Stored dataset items
━━━

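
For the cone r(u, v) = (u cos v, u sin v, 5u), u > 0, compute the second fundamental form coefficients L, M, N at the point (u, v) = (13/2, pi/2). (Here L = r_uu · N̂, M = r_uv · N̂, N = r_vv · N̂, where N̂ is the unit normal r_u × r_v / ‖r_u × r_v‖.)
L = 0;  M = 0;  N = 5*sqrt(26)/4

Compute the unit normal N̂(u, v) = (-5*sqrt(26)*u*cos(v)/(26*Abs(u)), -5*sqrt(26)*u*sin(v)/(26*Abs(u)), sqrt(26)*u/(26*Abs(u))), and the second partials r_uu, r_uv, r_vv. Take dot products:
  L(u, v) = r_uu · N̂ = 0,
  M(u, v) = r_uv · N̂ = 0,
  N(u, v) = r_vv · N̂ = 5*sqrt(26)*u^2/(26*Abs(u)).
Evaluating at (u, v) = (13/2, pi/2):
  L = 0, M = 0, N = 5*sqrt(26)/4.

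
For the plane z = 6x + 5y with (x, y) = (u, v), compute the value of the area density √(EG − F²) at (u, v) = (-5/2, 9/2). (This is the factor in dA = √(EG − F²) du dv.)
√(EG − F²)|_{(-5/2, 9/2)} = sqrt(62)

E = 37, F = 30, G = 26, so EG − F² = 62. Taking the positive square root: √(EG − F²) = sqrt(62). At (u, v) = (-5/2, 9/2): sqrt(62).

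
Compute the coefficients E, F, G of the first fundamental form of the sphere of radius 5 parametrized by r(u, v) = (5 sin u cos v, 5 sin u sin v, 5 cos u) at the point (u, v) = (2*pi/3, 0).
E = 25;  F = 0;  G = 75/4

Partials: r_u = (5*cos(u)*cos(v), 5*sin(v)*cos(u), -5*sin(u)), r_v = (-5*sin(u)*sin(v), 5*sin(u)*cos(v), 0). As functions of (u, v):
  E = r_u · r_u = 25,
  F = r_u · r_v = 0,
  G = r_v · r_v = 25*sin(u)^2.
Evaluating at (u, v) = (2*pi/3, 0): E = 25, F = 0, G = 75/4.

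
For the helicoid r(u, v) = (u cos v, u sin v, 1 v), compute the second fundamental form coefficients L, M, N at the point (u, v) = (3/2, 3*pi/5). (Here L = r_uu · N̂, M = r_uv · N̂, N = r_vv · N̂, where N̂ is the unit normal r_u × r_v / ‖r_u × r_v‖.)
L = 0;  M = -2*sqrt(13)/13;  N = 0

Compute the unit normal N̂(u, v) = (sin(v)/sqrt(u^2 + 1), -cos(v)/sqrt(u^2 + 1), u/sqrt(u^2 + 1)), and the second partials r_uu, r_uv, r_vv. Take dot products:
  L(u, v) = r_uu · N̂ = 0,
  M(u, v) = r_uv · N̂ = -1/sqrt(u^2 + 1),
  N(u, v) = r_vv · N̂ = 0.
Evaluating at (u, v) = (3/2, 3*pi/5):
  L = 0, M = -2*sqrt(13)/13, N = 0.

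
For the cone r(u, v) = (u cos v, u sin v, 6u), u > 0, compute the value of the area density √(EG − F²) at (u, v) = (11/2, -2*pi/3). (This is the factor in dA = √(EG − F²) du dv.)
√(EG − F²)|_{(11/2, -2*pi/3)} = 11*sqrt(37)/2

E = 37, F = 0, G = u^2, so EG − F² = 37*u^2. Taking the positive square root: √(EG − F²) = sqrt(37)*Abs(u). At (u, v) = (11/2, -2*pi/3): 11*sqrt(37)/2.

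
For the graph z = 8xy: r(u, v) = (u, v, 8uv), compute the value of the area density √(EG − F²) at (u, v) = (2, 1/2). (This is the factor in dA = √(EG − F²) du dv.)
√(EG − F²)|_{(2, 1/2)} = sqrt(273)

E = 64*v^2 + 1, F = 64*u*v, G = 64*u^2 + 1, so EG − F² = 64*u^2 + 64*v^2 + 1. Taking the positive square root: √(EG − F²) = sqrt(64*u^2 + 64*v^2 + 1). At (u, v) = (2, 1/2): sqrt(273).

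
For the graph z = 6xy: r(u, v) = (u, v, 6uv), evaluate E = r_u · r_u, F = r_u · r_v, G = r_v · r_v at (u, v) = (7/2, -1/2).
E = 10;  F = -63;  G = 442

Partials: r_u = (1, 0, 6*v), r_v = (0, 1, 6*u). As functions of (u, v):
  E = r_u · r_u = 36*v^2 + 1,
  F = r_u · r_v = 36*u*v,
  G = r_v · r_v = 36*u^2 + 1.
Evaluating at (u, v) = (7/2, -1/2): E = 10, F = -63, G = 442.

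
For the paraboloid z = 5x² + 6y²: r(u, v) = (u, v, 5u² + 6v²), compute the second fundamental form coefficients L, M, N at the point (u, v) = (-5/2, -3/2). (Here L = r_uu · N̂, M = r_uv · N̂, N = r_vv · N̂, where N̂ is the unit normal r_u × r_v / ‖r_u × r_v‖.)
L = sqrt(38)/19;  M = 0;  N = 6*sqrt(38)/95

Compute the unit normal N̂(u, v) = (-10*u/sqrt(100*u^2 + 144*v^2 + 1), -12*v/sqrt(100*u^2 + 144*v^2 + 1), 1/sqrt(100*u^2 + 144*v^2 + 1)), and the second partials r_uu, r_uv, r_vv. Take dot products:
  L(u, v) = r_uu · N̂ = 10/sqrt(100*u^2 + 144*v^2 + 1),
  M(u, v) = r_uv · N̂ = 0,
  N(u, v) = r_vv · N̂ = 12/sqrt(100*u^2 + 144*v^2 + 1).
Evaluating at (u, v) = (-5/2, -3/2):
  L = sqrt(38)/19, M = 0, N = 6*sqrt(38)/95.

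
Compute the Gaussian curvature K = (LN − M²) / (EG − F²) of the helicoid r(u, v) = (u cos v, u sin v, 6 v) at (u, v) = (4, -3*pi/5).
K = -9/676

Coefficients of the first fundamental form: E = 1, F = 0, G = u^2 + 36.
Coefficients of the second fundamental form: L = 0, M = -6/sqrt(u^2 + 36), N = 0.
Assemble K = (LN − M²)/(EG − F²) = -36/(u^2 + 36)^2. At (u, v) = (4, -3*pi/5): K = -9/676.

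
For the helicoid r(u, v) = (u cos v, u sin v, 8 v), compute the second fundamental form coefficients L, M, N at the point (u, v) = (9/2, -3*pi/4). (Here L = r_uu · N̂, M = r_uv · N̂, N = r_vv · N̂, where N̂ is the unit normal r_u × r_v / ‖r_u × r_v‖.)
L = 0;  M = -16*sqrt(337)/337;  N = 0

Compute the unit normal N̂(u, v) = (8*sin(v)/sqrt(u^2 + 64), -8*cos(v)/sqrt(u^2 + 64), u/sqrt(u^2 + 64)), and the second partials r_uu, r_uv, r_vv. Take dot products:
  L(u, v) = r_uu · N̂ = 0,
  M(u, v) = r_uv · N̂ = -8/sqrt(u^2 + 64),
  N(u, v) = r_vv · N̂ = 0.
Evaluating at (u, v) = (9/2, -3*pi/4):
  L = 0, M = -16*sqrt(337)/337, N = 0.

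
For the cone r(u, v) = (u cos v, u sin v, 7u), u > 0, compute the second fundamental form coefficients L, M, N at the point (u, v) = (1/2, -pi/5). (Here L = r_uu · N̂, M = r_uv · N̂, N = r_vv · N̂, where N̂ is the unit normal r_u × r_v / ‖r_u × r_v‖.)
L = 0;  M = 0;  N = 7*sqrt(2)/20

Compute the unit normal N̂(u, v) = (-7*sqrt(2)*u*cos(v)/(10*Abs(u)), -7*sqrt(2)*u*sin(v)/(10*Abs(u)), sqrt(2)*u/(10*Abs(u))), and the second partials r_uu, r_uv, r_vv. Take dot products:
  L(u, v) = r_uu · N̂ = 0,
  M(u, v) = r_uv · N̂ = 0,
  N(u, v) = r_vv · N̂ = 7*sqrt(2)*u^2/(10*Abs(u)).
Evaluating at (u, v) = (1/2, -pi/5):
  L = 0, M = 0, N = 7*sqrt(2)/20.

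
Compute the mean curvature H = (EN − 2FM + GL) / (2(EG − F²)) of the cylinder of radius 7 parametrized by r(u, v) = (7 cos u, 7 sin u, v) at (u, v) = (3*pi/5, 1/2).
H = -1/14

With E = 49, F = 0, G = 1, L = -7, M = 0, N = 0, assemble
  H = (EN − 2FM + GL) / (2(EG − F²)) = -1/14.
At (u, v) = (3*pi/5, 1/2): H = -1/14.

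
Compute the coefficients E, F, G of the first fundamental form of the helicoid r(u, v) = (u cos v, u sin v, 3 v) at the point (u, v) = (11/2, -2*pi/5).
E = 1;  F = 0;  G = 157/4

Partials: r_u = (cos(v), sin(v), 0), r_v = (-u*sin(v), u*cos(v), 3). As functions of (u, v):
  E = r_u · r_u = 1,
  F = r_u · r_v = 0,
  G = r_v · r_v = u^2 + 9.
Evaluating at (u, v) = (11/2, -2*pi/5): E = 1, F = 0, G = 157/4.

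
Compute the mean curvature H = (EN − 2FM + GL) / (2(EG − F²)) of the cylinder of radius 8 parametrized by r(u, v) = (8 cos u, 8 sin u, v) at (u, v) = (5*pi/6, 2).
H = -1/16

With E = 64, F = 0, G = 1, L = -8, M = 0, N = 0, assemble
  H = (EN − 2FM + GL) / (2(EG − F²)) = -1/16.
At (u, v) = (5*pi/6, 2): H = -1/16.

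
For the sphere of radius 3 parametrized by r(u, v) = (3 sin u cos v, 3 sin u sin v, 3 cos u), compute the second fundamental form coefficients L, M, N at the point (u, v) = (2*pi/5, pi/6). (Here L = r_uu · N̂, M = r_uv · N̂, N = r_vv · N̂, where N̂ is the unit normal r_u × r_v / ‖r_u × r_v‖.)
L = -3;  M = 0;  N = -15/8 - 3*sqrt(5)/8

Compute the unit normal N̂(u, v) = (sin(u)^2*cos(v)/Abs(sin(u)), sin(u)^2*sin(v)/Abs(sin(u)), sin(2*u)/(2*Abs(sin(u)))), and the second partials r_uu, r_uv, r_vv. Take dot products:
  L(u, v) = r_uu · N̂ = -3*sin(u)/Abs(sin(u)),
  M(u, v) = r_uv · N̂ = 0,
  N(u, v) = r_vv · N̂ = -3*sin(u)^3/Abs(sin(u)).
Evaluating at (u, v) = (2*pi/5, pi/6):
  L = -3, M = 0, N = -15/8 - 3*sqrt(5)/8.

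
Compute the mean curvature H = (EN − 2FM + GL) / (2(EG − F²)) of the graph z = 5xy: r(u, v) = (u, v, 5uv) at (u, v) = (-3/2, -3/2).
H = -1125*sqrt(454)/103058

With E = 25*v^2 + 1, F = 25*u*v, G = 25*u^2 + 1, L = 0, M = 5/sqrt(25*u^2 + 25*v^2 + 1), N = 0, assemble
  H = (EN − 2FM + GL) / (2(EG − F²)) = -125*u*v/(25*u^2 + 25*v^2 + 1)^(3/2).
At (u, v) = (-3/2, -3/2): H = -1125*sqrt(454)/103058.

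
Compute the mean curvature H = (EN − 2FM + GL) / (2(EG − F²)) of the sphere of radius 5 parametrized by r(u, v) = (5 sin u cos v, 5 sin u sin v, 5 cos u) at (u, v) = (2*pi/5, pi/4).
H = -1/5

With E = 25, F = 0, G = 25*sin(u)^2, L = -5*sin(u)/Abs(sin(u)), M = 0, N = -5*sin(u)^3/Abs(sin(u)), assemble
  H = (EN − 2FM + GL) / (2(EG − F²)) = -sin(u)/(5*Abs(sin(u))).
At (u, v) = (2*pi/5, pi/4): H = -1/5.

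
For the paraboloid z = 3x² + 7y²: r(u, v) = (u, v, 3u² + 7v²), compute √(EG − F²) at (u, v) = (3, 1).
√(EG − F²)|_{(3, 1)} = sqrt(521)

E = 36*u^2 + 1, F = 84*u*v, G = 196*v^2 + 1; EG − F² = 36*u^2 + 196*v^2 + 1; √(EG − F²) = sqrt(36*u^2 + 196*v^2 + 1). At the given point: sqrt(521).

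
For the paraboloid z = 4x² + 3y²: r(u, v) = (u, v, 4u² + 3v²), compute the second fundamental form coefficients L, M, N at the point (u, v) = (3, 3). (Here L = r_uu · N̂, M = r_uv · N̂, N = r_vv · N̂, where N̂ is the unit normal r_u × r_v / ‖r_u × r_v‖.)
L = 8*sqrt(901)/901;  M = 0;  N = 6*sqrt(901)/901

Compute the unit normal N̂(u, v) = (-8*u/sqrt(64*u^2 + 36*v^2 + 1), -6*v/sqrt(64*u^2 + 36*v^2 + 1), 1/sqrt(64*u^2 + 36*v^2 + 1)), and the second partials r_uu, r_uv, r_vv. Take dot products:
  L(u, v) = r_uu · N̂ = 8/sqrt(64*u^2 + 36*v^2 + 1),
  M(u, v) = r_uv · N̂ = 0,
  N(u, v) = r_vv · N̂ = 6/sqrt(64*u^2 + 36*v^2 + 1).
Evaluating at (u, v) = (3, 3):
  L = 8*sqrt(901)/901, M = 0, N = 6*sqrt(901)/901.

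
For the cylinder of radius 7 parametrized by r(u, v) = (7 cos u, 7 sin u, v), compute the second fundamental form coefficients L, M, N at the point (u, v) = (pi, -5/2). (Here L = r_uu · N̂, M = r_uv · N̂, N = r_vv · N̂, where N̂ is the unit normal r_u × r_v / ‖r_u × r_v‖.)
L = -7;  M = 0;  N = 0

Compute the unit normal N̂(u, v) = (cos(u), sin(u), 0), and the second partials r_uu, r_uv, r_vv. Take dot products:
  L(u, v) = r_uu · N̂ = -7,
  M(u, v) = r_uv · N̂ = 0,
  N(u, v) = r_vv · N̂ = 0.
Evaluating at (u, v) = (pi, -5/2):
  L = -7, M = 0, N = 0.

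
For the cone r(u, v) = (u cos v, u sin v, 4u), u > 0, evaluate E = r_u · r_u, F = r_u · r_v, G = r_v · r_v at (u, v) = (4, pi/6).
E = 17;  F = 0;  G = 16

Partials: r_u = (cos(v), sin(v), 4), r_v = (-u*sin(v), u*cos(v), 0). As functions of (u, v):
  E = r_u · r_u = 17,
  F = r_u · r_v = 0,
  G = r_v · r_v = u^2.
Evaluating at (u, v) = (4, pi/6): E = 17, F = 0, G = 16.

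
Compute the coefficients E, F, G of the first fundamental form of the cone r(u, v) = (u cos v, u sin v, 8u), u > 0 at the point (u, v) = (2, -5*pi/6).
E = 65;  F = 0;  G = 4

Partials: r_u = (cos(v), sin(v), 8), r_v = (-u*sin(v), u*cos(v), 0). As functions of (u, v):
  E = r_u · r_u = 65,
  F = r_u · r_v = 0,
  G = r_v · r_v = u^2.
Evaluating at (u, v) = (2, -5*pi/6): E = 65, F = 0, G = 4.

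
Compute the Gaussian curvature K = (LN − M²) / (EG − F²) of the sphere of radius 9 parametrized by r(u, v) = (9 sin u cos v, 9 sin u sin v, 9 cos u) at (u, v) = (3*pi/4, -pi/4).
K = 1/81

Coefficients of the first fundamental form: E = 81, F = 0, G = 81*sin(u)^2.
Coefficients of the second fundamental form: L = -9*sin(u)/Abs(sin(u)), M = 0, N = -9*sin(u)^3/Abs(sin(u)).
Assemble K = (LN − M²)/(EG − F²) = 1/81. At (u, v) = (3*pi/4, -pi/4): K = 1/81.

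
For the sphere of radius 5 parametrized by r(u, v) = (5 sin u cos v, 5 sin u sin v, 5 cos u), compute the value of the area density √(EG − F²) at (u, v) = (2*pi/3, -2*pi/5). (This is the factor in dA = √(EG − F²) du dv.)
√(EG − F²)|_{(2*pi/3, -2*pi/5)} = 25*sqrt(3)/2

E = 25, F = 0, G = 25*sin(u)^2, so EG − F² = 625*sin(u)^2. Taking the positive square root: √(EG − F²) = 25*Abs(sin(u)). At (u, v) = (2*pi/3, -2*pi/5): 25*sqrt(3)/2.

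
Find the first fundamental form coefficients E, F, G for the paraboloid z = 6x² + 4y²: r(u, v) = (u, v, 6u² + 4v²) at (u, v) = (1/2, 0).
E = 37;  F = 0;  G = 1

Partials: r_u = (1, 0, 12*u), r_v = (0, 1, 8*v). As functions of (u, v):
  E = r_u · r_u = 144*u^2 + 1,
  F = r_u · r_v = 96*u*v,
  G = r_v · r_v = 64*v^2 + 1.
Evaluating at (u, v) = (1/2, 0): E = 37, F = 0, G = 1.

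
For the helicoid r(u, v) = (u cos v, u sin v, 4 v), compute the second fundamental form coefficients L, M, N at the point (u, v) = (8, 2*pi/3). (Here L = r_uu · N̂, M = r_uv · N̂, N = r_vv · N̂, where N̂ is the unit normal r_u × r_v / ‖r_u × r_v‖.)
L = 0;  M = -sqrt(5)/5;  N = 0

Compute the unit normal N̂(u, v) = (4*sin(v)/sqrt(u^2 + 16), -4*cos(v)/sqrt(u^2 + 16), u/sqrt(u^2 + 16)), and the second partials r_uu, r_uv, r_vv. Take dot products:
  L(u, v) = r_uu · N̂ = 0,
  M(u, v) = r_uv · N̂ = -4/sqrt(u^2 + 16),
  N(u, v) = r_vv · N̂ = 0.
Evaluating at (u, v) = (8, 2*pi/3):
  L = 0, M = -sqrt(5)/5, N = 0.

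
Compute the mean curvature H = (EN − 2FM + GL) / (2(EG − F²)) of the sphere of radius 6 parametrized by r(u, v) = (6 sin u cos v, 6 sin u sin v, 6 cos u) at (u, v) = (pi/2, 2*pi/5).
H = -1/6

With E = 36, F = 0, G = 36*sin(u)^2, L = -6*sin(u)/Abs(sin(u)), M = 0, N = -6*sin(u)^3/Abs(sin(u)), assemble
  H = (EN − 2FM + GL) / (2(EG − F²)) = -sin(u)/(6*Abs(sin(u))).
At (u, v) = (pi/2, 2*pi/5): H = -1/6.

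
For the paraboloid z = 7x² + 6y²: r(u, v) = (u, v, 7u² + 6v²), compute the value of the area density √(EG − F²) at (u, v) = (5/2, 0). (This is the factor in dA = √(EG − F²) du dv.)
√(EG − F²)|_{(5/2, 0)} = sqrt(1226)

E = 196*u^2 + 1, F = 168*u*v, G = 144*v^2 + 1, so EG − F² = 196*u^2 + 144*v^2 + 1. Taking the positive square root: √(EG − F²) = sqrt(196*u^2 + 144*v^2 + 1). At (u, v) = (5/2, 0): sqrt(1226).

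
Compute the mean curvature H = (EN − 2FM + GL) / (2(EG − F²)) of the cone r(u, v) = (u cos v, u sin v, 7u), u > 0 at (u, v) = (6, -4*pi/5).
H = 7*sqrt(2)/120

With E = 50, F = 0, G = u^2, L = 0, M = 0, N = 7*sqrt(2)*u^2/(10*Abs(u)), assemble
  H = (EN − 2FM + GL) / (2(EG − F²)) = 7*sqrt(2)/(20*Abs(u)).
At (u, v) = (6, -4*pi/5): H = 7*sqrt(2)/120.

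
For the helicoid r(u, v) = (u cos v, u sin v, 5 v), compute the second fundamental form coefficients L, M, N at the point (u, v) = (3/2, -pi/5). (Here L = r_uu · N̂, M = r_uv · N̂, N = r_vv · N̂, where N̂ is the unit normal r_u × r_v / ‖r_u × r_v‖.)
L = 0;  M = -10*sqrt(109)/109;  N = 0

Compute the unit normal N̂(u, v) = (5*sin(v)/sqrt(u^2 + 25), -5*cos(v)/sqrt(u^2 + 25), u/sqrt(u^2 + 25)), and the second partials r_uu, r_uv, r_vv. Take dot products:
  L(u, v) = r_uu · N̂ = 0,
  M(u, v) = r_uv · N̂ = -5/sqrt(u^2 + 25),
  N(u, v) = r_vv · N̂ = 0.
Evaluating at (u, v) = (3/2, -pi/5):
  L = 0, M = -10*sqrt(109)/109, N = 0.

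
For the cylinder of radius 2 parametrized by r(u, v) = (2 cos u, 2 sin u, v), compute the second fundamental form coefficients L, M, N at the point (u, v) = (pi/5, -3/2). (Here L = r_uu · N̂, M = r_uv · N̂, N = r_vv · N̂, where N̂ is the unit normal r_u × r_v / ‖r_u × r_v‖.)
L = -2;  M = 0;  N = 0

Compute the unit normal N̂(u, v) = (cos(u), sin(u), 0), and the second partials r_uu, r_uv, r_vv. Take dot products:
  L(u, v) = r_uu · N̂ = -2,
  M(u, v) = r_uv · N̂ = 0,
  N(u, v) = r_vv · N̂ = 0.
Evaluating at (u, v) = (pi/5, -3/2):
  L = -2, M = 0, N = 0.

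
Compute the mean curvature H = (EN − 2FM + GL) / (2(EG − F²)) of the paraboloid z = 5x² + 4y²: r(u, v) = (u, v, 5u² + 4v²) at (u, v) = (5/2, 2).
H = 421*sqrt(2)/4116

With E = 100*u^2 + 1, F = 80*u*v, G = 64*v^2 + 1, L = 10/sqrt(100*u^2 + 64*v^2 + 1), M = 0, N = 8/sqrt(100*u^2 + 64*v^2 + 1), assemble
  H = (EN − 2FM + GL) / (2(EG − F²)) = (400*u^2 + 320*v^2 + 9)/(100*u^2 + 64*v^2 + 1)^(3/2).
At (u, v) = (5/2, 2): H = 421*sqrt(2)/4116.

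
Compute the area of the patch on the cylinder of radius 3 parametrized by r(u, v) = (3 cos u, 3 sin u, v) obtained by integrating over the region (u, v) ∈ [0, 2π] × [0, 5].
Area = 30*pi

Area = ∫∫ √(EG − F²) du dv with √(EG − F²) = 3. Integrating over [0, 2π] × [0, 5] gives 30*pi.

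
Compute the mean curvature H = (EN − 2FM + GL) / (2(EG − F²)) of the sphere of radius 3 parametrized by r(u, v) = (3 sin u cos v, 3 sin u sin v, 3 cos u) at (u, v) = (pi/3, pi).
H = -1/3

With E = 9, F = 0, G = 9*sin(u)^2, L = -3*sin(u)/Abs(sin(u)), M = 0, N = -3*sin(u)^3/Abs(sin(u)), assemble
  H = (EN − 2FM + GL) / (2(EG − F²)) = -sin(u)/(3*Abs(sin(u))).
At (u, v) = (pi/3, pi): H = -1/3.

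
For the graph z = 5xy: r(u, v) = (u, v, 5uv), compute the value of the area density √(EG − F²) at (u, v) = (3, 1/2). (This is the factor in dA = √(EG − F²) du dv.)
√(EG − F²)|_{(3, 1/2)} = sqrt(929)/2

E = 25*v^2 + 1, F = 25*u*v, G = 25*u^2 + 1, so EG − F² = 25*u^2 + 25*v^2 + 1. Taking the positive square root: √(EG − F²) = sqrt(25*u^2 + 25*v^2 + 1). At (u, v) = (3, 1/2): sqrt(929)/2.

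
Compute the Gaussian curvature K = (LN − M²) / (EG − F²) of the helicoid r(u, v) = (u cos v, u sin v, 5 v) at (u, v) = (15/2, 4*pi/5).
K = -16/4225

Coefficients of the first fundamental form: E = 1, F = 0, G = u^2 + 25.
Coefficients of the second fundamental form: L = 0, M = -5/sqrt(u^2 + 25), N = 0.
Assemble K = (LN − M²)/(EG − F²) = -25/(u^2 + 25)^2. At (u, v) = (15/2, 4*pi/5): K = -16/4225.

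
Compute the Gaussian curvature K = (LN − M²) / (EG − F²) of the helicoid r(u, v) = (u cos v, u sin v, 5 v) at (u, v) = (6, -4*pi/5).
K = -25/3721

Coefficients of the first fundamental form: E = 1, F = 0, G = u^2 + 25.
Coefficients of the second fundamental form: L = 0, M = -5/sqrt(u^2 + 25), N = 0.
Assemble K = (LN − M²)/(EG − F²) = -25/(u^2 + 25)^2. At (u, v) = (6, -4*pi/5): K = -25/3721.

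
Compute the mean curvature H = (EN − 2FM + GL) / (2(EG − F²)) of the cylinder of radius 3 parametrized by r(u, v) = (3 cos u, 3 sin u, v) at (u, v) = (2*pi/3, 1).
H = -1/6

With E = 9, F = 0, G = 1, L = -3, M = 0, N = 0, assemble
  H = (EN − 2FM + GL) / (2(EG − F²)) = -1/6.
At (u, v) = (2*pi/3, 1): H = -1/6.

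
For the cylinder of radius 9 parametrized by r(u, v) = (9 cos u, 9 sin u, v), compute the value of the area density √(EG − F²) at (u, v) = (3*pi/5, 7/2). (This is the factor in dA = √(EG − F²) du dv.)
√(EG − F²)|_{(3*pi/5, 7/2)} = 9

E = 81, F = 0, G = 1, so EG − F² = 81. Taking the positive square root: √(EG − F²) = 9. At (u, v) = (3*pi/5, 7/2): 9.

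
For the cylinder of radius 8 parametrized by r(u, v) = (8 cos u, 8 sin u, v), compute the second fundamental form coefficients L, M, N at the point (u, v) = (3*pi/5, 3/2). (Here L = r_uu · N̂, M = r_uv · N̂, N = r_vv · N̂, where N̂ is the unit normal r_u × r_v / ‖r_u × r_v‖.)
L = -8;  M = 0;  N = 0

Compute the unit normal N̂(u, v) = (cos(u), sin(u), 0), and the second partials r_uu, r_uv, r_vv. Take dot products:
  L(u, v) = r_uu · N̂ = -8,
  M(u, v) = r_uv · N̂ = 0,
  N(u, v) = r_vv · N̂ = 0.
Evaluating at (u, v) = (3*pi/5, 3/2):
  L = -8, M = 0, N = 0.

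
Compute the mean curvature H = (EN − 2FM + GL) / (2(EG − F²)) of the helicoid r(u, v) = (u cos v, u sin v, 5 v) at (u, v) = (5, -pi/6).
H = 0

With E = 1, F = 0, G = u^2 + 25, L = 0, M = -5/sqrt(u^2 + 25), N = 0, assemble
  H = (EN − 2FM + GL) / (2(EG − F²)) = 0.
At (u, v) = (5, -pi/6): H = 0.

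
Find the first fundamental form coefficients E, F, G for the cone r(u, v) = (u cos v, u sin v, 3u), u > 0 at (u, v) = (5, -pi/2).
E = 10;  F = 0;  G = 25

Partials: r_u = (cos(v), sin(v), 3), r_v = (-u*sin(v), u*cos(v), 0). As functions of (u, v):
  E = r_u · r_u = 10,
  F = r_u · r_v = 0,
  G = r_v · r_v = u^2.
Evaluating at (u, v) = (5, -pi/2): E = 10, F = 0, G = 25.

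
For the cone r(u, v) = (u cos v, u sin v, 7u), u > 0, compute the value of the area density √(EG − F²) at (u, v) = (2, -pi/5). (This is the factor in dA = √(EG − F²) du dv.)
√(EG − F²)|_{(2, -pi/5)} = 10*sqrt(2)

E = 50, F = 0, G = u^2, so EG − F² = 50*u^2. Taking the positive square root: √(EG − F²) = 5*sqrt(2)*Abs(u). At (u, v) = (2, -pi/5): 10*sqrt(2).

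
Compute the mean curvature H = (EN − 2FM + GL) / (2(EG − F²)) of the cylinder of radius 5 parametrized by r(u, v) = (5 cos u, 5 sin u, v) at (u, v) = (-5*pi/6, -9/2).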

━━━

■ Description of the task
The reply must hold exactly the lines from the one containing "(2, -pi/5). (This" to the last line of the entries, and nothing more.

■ Solution
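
For the cone r(u, v) = (u cos v, u sin v, 7u), u > 0, compute the value of the area density √(EG − F²) at (u, v) = (2, -pi/5). (This is the factor in dA = √(EG − F²) du dv.)
√(EG − F²)|_{(2, -pi/5)} = 10*sqrt(2)

E = 50, F = 0, G = u^2, so EG − F² = 50*u^2. Taking the positive square root: √(EG − F²) = 5*sqrt(2)*Abs(u). At (u, v) = (2, -pi/5): 10*sqrt(2).

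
Compute the mean curvature H = (EN − 2FM + GL) / (2(EG − F²)) of the cylinder of radius 5 parametrized by r(u, v) = (5 cos u, 5 sin u, v) at (u, v) = (-5*pi/6, -9/2).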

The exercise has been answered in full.